◆ How to complete this task ◆
All of the entries below are to be copied word for word.

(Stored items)
===

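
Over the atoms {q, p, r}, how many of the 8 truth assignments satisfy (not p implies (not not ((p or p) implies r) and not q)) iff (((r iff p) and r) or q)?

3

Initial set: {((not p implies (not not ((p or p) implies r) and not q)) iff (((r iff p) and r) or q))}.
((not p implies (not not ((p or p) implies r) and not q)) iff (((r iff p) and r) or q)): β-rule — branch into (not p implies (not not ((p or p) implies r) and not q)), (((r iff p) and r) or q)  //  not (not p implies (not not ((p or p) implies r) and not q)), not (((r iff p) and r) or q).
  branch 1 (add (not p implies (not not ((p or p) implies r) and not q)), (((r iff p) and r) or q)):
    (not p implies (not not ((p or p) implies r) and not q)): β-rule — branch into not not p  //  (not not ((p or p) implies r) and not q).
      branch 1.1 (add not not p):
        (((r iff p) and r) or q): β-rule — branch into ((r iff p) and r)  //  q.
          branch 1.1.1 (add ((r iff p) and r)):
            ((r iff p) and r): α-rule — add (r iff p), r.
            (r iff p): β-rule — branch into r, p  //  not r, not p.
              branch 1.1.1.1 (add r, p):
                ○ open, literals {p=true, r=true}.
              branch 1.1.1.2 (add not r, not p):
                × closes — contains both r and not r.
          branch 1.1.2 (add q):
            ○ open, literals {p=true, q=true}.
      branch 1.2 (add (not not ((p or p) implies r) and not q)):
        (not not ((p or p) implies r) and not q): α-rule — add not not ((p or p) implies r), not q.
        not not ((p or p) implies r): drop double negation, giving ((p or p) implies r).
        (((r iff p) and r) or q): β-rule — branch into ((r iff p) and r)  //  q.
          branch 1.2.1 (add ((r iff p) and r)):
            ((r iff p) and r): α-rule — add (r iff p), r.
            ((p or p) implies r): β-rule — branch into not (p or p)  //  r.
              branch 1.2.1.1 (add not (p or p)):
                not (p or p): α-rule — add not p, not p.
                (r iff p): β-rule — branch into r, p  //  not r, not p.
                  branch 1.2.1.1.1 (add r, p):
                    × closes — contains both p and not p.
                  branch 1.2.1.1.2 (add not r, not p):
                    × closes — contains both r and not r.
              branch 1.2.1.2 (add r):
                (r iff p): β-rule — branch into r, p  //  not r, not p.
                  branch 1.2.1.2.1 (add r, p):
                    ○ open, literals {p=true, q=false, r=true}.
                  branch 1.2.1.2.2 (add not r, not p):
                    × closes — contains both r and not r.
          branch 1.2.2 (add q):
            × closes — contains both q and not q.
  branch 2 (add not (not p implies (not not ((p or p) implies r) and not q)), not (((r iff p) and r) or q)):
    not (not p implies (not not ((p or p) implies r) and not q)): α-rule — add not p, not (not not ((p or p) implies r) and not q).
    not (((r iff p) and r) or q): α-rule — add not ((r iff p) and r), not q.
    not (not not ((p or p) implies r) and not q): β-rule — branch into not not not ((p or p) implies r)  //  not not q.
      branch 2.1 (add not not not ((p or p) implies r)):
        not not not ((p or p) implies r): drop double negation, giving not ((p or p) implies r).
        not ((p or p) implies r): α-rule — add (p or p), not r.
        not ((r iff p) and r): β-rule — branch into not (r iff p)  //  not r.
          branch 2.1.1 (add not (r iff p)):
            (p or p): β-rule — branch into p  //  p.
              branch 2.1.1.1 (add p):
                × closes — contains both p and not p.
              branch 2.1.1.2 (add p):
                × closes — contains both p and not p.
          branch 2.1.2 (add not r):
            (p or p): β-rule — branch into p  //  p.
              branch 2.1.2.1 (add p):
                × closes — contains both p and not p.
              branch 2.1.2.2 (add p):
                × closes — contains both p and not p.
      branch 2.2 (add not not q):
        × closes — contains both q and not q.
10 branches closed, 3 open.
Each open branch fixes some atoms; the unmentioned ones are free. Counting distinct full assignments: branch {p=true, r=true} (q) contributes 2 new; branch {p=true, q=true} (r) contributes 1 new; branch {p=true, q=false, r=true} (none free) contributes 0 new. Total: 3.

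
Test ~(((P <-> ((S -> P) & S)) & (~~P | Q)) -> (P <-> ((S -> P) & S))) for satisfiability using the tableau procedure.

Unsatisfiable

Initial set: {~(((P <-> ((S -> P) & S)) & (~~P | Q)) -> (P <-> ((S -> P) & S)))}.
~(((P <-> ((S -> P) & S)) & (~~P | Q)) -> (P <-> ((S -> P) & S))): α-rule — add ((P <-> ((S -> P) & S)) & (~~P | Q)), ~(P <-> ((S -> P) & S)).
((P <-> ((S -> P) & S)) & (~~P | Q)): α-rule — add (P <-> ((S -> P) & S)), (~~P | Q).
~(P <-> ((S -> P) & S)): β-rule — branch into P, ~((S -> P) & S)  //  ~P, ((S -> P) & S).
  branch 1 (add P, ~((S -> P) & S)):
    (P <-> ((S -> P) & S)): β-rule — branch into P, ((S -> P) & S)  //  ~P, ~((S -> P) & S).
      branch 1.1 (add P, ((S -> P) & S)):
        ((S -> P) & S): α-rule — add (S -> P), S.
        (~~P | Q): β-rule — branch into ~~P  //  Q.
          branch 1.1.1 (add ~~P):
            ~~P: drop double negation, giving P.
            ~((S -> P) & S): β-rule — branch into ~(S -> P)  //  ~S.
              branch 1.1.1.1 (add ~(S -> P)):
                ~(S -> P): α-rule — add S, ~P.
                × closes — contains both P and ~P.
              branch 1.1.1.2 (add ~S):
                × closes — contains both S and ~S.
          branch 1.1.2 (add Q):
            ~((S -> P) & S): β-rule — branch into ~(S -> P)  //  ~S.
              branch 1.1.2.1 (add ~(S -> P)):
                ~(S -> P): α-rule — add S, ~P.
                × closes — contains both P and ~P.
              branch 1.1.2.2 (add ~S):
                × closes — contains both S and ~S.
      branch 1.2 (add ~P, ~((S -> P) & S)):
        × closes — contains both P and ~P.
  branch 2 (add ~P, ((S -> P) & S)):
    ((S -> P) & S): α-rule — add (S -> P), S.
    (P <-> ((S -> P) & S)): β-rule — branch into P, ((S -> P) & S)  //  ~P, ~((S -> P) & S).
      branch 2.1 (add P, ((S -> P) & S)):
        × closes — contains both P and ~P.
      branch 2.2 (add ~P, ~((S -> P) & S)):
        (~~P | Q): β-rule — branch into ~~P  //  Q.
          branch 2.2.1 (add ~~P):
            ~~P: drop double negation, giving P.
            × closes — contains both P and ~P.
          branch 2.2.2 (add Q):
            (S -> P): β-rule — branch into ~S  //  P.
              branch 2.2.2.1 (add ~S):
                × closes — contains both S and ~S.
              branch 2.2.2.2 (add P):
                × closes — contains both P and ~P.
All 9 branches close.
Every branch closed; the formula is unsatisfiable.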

===

◆ Response below ◆
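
Over the atoms {q, p, r}, how many of the 8 truth assignments satisfy (not p implies (not not ((p or p) implies r) and not q)) iff (((r iff p) and r) or q)?

3

Initial set: {((not p implies (not not ((p or p) implies r) and not q)) iff (((r iff p) and r) or q))}.
((not p implies (not not ((p or p) implies r) and not q)) iff (((r iff p) and r) or q)): β-rule — branch into (not p implies (not not ((p or p) implies r) and not q)), (((r iff p) and r) or q)  //  not (not p implies (not not ((p or p) implies r) and not q)), not (((r iff p) and r) or q).
  branch 1 (add (not p implies (not not ((p or p) implies r) and not q)), (((r iff p) and r) or q)):
    (not p implies (not not ((p or p) implies r) and not q)): β-rule — branch into not not p  //  (not not ((p or p) implies r) and not q).
      branch 1.1 (add not not p):
        (((r iff p) and r) or q): β-rule — branch into ((r iff p) and r)  //  q.
          branch 1.1.1 (add ((r iff p) and r)):
            ((r iff p) and r): α-rule — add (r iff p), r.
            (r iff p): β-rule — branch into r, p  //  not r, not p.
              branch 1.1.1.1 (add r, p):
                ○ open, literals {p=true, r=true}.
              branch 1.1.1.2 (add not r, not p):
                × closes — contains both r and not r.
          branch 1.1.2 (add q):
            ○ open, literals {p=true, q=true}.
      branch 1.2 (add (not not ((p or p) implies r) and not q)):
        (not not ((p or p) implies r) and not q): α-rule — add not not ((p or p) implies r), not q.
        not not ((p or p) implies r): drop double negation, giving ((p or p) implies r).
        (((r iff p) and r) or q): β-rule — branch into ((r iff p) and r)  //  q.
          branch 1.2.1 (add ((r iff p) and r)):
            ((r iff p) and r): α-rule — add (r iff p), r.
            ((p or p) implies r): β-rule — branch into not (p or p)  //  r.
              branch 1.2.1.1 (add not (p or p)):
                not (p or p): α-rule — add not p, not p.
                (r iff p): β-rule — branch into r, p  //  not r, not p.
                  branch 1.2.1.1.1 (add r, p):
                    × closes — contains both p and not p.
                  branch 1.2.1.1.2 (add not r, not p):
                    × closes — contains both r and not r.
              branch 1.2.1.2 (add r):
                (r iff p): β-rule — branch into r, p  //  not r, not p.
                  branch 1.2.1.2.1 (add r, p):
                    ○ open, literals {p=true, q=false, r=true}.
                  branch 1.2.1.2.2 (add not r, not p):
                    × closes — contains both r and not r.
          branch 1.2.2 (add q):
            × closes — contains both q and not q.
  branch 2 (add not (not p implies (not not ((p or p) implies r) and not q)), not (((r iff p) and r) or q)):
    not (not p implies (not not ((p or p) implies r) and not q)): α-rule — add not p, not (not not ((p or p) implies r) and not q).
    not (((r iff p) and r) or q): α-rule — add not ((r iff p) and r), not q.
    not (not not ((p or p) implies r) and not q): β-rule — branch into not not not ((p or p) implies r)  //  not not q.
      branch 2.1 (add not not not ((p or p) implies r)):
        not not not ((p or p) implies r): drop double negation, giving not ((p or p) implies r).
        not ((p or p) implies r): α-rule — add (p or p), not r.
        not ((r iff p) and r): β-rule — branch into not (r iff p)  //  not r.
          branch 2.1.1 (add not (r iff p)):
            (p or p): β-rule — branch into p  //  p.
              branch 2.1.1.1 (add p):
                × closes — contains both p and not p.
              branch 2.1.1.2 (add p):
                × closes — contains both p and not p.
          branch 2.1.2 (add not r):
            (p or p): β-rule — branch into p  //  p.
              branch 2.1.2.1 (add p):
                × closes — contains both p and not p.
              branch 2.1.2.2 (add p):
                × closes — contains both p and not p.
      branch 2.2 (add not not q):
        × closes — contains both q and not q.
10 branches closed, 3 open.
Each open branch fixes some atoms; the unmentioned ones are free. Counting distinct full assignments: branch {p=true, r=true} (q) contributes 2 new; branch {p=true, q=true} (r) contributes 1 new; branch {p=true, q=false, r=true} (none free) contributes 0 new. Total: 3.

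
Test ~(((P <-> ((S -> P) & S)) & (~~P | Q)) -> (P <-> ((S -> P) & S))) for satisfiability using the tableau procedure.

Unsatisfiable

Initial set: {~(((P <-> ((S -> P) & S)) & (~~P | Q)) -> (P <-> ((S -> P) & S)))}.
~(((P <-> ((S -> P) & S)) & (~~P | Q)) -> (P <-> ((S -> P) & S))): α-rule — add ((P <-> ((S -> P) & S)) & (~~P | Q)), ~(P <-> ((S -> P) & S)).
((P <-> ((S -> P) & S)) & (~~P | Q)): α-rule — add (P <-> ((S -> P) & S)), (~~P | Q).
~(P <-> ((S -> P) & S)): β-rule — branch into P, ~((S -> P) & S)  //  ~P, ((S -> P) & S).
  branch 1 (add P, ~((S -> P) & S)):
    (P <-> ((S -> P) & S)): β-rule — branch into P, ((S -> P) & S)  //  ~P, ~((S -> P) & S).
      branch 1.1 (add P, ((S -> P) & S)):
        ((S -> P) & S): α-rule — add (S -> P), S.
        (~~P | Q): β-rule — branch into ~~P  //  Q.
          branch 1.1.1 (add ~~P):
            ~~P: drop double negation, giving P.
            ~((S -> P) & S): β-rule — branch into ~(S -> P)  //  ~S.
              branch 1.1.1.1 (add ~(S -> P)):
                ~(S -> P): α-rule — add S, ~P.
                × closes — contains both P and ~P.
              branch 1.1.1.2 (add ~S):
                × closes — contains both S and ~S.
          branch 1.1.2 (add Q):
            ~((S -> P) & S): β-rule — branch into ~(S -> P)  //  ~S.
              branch 1.1.2.1 (add ~(S -> P)):
                ~(S -> P): α-rule — add S, ~P.
                × closes — contains both P and ~P.
              branch 1.1.2.2 (add ~S):
                × closes — contains both S and ~S.
      branch 1.2 (add ~P, ~((S -> P) & S)):
        × closes — contains both P and ~P.
  branch 2 (add ~P, ((S -> P) & S)):
    ((S -> P) & S): α-rule — add (S -> P), S.
    (P <-> ((S -> P) & S)): β-rule — branch into P, ((S -> P) & S)  //  ~P, ~((S -> P) & S).
      branch 2.1 (add P, ((S -> P) & S)):
        × closes — contains both P and ~P.
      branch 2.2 (add ~P, ~((S -> P) & S)):
        (~~P | Q): β-rule — branch into ~~P  //  Q.
          branch 2.2.1 (add ~~P):
            ~~P: drop double negation, giving P.
            × closes — contains both P and ~P.
          branch 2.2.2 (add Q):
            (S -> P): β-rule — branch into ~S  //  P.
              branch 2.2.2.1 (add ~S):
                × closes — contains both S and ~S.
              branch 2.2.2.2 (add P):
                × closes — contains both P and ~P.
All 9 branches close.
Every branch closed; the formula is unsatisfiable.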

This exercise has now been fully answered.